(Beginning of Records provided)

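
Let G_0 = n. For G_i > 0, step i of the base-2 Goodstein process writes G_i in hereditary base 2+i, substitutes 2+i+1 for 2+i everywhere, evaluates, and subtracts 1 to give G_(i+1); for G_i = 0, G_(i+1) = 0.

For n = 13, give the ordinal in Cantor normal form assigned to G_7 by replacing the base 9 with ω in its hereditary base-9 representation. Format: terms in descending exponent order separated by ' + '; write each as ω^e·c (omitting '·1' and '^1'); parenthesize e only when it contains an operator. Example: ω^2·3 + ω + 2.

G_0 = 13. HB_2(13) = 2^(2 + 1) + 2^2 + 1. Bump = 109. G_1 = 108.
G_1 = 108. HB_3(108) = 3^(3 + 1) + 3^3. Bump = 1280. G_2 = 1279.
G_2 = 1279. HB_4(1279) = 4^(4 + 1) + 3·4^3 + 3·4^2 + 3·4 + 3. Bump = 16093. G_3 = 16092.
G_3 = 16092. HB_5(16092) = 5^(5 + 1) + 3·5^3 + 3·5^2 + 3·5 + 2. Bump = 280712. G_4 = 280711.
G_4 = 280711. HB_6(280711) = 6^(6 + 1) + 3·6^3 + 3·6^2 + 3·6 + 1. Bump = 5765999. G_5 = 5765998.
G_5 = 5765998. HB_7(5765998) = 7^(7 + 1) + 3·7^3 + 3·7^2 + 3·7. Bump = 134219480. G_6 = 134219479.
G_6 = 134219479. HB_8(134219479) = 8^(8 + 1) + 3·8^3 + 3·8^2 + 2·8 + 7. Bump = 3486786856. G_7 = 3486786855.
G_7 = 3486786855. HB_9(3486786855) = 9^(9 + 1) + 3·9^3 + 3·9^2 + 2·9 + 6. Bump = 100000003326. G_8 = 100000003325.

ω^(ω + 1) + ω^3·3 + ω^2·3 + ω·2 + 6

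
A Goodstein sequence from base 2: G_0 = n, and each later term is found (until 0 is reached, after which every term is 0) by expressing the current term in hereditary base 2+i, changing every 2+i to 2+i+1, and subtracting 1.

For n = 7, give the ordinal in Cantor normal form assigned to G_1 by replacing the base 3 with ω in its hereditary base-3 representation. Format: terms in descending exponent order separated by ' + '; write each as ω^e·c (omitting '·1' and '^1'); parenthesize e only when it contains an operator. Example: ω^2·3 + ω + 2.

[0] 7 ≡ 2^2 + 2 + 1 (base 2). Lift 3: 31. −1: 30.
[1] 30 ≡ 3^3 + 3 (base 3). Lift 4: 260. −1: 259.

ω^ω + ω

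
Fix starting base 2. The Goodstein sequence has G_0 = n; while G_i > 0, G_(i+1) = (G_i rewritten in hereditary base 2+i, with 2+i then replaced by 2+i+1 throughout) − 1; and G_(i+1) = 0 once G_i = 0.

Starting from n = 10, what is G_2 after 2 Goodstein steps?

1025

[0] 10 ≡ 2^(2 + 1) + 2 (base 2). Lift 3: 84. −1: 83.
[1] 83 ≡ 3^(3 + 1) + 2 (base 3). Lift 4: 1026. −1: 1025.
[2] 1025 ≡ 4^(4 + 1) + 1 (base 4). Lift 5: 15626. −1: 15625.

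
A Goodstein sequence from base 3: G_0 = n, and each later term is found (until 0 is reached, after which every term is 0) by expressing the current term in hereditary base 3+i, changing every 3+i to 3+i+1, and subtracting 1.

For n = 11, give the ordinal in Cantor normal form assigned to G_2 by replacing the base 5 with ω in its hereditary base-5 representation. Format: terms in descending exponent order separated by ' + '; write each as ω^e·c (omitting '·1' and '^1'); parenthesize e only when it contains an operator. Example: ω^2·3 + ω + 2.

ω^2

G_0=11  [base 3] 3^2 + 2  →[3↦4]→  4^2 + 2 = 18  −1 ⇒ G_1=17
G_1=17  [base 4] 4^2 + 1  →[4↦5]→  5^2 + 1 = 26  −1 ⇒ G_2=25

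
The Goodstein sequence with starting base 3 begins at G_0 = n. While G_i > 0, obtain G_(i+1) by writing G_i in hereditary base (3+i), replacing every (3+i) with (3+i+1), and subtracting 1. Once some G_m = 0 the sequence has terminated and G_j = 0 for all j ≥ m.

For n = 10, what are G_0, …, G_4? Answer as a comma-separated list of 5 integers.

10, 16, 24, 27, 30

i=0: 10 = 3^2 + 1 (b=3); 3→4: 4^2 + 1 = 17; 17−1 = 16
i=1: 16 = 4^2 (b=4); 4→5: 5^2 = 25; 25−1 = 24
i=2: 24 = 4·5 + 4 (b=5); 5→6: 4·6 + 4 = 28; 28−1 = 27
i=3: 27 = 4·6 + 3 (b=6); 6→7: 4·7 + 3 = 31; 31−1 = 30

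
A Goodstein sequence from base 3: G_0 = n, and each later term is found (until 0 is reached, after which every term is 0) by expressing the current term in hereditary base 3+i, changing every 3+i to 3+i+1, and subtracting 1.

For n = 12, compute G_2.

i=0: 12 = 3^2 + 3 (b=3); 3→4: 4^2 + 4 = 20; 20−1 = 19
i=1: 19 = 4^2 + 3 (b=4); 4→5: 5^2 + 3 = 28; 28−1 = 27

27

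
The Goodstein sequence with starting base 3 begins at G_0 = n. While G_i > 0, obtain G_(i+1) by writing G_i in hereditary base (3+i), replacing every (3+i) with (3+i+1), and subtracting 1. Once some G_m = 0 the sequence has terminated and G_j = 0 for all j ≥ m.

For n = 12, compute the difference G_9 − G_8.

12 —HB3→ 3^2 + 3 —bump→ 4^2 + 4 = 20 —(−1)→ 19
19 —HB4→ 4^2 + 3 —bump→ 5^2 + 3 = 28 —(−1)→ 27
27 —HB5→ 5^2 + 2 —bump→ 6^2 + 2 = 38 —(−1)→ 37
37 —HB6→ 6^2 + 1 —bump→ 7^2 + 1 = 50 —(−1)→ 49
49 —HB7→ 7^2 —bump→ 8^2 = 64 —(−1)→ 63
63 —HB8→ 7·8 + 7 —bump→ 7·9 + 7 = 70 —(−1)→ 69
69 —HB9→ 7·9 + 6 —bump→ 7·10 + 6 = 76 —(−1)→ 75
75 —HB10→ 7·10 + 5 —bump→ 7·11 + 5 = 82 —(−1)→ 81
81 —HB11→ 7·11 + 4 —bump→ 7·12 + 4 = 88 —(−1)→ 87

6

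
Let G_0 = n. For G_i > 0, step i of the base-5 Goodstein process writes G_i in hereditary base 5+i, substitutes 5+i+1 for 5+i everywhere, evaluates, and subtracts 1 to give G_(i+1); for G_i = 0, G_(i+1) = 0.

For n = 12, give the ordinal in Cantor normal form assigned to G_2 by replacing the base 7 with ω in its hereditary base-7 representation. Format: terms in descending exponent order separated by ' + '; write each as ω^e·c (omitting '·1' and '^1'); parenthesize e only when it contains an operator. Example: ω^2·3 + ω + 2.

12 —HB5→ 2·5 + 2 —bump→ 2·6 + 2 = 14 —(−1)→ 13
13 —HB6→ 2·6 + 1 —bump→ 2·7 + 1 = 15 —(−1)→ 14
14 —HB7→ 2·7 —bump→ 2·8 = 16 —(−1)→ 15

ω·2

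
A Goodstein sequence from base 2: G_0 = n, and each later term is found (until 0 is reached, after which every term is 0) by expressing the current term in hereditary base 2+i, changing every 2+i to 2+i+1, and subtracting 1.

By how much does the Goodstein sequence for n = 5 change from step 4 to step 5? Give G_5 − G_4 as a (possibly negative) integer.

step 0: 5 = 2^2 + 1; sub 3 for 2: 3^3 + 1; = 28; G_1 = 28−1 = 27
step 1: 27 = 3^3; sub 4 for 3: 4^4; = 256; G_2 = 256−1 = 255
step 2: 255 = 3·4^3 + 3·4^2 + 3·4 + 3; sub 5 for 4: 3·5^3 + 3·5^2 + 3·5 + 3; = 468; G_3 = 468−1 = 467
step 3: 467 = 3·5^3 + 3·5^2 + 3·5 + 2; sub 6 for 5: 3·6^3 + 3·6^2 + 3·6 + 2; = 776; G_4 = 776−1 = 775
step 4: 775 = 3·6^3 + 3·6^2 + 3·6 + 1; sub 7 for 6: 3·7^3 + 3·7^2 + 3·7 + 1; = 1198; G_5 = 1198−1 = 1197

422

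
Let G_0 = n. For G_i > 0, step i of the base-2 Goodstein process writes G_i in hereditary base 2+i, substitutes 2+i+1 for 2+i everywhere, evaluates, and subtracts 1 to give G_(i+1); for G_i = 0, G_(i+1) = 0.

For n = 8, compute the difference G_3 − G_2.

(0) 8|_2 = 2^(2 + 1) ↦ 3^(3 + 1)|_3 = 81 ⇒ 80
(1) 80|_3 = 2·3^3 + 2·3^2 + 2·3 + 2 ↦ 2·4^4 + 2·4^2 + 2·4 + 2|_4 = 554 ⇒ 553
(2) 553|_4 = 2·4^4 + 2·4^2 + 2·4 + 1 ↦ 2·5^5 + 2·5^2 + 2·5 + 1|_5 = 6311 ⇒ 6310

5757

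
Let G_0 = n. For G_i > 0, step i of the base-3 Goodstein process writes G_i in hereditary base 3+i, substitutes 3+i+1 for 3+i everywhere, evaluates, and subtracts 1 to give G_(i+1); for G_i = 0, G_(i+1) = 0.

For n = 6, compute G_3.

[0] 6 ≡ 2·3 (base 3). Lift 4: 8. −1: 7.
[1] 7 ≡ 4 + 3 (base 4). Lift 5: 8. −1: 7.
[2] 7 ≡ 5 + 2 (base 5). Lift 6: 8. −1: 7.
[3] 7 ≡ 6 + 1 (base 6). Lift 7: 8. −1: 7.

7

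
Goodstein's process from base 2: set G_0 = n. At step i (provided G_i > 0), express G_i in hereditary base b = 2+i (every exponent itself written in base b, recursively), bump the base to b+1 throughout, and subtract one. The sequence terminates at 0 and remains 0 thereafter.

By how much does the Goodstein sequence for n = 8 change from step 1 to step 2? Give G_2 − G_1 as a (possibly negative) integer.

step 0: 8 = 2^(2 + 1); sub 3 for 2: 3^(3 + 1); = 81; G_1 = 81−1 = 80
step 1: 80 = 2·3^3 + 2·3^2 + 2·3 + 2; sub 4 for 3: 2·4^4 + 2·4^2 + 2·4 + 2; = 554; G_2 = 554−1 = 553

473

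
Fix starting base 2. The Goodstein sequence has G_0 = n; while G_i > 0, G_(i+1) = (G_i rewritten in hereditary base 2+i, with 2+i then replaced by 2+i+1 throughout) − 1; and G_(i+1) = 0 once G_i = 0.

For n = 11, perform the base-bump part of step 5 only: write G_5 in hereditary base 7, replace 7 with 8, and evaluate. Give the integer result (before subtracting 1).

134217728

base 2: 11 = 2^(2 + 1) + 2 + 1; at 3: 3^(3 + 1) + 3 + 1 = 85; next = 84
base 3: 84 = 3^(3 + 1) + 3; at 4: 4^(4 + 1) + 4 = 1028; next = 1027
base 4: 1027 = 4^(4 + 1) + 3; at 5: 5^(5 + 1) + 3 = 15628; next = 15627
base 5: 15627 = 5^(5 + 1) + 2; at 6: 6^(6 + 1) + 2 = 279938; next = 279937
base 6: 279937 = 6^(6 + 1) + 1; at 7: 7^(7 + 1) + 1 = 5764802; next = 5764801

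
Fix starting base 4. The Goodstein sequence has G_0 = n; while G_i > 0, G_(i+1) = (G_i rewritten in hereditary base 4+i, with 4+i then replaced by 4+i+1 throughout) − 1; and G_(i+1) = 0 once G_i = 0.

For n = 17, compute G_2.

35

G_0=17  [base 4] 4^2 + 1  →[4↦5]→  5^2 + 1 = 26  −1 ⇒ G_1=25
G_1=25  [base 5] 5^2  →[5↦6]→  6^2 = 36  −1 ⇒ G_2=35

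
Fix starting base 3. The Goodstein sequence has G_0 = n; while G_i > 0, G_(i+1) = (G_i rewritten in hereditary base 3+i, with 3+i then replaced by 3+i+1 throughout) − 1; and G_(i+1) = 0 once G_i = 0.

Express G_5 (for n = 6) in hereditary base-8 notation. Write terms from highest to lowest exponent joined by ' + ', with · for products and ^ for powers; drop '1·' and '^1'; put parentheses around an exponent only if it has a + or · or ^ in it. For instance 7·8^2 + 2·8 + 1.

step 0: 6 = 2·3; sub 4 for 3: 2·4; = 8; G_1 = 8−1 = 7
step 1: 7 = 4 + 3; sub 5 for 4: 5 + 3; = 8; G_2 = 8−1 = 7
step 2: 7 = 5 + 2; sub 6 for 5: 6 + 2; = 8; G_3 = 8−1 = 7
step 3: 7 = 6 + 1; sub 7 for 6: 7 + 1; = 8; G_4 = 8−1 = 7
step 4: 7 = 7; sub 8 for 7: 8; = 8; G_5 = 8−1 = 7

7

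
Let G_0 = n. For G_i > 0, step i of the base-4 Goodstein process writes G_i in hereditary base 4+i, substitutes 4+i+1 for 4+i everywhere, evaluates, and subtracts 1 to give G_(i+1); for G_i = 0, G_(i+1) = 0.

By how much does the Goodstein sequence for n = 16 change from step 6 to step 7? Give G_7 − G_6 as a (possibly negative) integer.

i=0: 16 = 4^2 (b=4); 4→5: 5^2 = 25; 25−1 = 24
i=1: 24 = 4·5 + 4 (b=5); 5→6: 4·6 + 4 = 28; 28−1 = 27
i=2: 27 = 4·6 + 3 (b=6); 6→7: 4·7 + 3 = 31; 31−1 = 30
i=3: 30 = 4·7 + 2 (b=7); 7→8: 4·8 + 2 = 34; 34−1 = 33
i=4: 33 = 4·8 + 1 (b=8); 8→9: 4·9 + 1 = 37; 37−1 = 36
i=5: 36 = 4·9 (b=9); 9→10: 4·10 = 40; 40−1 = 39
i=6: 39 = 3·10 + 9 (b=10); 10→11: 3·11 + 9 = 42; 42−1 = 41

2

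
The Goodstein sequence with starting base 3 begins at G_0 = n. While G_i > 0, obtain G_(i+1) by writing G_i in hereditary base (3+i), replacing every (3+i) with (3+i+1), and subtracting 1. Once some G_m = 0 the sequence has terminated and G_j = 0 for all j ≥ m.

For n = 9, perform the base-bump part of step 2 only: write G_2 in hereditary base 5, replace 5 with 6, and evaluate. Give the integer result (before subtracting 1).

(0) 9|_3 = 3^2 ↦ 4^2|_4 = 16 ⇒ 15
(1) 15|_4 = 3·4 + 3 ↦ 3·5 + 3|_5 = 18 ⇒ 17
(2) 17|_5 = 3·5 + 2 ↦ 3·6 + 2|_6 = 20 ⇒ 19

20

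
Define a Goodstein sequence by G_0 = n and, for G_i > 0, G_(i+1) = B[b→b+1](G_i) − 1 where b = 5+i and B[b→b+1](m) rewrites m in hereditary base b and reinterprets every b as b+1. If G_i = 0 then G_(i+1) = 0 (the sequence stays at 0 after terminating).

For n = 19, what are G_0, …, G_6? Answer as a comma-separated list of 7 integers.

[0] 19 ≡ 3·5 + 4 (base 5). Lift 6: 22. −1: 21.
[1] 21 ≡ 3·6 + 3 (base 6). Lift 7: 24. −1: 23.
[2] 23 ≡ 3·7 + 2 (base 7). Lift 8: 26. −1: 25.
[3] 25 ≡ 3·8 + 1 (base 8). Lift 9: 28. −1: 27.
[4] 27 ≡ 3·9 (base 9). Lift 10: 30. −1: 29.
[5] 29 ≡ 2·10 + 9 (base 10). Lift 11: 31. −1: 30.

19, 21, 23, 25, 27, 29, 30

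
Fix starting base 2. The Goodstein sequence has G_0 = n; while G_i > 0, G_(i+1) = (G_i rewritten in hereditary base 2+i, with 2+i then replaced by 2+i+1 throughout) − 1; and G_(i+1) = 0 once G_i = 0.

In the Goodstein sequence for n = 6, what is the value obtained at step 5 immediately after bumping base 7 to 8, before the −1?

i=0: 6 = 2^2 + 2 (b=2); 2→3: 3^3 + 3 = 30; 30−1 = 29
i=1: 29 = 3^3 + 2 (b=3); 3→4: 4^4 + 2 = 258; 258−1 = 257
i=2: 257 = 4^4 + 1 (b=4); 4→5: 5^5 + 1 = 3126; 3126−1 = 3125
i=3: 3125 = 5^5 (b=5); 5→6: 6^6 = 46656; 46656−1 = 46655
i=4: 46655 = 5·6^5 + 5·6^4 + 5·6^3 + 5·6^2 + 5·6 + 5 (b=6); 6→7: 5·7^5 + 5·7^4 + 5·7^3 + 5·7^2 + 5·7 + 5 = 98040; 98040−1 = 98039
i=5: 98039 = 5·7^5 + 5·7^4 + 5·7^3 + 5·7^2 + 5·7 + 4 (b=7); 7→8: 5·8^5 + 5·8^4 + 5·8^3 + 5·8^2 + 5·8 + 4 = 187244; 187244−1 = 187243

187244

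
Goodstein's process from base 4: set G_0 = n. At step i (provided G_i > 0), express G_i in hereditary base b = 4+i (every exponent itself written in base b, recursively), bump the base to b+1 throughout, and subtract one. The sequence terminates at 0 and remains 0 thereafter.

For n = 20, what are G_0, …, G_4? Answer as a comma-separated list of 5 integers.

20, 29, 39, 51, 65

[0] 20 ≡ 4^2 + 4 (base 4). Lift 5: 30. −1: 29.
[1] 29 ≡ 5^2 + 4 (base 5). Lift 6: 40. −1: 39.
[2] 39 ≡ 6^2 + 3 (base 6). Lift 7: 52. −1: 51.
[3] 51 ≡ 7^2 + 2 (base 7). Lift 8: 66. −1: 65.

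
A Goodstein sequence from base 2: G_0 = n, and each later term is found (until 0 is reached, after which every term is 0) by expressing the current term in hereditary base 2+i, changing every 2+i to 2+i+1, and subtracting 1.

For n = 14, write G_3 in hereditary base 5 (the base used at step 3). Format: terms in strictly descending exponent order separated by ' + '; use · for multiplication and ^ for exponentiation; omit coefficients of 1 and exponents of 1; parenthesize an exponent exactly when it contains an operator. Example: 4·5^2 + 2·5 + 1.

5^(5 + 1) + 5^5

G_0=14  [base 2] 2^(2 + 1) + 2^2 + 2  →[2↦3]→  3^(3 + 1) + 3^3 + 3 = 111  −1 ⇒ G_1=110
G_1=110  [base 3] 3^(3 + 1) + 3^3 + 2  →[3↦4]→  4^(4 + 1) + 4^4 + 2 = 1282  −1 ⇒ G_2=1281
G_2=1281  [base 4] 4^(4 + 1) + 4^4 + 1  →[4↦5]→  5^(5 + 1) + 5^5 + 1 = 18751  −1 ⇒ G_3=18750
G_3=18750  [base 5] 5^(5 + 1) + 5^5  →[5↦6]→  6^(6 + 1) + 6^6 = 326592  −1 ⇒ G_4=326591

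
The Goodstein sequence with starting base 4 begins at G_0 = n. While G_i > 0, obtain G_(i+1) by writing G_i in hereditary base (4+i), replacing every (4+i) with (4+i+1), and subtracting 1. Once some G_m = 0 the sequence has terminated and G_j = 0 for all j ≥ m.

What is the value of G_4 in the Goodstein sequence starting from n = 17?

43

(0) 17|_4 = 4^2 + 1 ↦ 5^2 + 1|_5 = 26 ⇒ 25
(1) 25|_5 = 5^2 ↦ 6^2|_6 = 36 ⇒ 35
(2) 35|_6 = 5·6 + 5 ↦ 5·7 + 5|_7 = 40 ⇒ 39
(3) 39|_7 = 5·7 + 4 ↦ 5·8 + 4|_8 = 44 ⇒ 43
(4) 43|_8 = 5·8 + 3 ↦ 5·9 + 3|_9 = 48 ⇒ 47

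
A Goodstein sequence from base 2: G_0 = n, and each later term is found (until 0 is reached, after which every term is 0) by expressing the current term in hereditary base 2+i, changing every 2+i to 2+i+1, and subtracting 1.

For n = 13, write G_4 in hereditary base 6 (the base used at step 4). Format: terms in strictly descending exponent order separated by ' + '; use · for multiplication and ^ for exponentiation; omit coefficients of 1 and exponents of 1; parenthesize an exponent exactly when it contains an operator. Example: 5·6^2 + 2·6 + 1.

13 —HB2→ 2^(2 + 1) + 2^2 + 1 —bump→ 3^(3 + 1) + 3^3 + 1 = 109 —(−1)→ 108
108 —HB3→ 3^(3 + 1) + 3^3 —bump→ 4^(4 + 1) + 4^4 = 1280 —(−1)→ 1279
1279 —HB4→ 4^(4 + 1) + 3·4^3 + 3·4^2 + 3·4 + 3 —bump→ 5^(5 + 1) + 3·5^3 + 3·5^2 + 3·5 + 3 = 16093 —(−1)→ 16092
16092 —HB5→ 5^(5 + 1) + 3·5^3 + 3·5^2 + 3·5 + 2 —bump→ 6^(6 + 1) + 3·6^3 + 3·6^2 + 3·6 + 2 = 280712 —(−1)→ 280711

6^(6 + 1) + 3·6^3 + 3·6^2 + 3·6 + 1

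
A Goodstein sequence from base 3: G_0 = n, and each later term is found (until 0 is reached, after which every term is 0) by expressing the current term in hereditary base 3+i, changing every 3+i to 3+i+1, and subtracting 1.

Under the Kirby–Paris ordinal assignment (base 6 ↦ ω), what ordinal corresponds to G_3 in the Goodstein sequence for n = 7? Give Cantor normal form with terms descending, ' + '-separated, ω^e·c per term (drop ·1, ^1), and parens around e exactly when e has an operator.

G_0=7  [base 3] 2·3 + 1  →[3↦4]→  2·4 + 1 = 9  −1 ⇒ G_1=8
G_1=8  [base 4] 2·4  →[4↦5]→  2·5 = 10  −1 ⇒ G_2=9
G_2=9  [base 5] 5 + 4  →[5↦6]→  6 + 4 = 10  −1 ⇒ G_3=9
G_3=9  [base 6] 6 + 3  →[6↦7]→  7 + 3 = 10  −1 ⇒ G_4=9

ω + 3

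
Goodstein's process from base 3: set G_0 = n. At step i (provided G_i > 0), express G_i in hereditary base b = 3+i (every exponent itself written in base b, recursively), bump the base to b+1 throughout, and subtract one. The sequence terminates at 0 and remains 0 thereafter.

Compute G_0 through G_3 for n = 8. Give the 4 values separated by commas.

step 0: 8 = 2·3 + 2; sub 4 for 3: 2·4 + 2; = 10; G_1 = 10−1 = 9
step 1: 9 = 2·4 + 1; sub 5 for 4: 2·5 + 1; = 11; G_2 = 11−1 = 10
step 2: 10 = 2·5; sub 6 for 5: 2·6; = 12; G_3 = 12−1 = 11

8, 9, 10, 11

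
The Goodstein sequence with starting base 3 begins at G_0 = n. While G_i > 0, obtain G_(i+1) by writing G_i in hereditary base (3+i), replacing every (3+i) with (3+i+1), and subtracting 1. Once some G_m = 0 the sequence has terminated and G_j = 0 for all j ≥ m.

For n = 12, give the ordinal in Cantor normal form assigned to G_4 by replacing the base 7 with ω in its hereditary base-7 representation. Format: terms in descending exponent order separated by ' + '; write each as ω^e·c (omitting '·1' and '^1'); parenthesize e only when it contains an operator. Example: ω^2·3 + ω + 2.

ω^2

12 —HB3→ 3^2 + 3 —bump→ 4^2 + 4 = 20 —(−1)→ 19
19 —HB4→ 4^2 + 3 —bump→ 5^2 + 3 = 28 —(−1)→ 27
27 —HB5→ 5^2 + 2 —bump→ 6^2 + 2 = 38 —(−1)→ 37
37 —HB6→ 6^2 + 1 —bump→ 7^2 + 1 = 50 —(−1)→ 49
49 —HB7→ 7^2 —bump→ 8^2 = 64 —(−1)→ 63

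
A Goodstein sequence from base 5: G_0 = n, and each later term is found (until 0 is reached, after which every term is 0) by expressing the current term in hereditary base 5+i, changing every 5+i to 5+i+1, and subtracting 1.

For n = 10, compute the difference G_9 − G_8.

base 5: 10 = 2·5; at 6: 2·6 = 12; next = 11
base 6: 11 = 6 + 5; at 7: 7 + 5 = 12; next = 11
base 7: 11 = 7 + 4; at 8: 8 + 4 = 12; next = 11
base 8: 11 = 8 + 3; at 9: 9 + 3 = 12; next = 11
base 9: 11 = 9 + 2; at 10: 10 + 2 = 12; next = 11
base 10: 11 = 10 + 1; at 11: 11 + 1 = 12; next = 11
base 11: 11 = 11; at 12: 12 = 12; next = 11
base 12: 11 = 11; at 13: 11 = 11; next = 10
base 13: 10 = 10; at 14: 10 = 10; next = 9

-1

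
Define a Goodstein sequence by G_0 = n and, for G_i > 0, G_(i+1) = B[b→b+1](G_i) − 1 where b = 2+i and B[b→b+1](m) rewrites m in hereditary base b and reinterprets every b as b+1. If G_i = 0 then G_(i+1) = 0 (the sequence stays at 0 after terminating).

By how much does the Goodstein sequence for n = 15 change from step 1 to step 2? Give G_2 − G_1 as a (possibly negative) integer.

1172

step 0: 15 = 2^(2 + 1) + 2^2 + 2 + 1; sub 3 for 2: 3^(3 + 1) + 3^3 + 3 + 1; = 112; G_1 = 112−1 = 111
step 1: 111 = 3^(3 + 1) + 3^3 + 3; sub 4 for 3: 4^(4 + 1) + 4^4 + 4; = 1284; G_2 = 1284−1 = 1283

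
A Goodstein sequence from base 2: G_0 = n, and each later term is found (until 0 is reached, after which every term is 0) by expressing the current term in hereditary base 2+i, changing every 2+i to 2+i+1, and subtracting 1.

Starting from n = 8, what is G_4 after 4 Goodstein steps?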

(End of Records provided)

▶ Required work: Return every line above where "stays" appears.

▶ Written solution:
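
Define a Goodstein sequence by G_0 = n and, for G_i > 0, G_(i+1) = B[b→b+1](G_i) − 1 where b = 5+i and B[b→b+1](m) rewrites m in hereditary base b and reinterprets every b as b+1. If G_i = 0 then G_(i+1) = 0 (the sequence stays at 0 after terminating).
Define a Goodstein sequence by G_0 = n and, for G_i > 0, G_(i+1) = B[b→b+1](G_i) − 1 where b = 2+i and B[b→b+1](m) rewrites m in hereditary base b and reinterprets every b as b+1. If G_i = 0 then G_(i+1) = 0 (the sequence stays at 0 after terminating).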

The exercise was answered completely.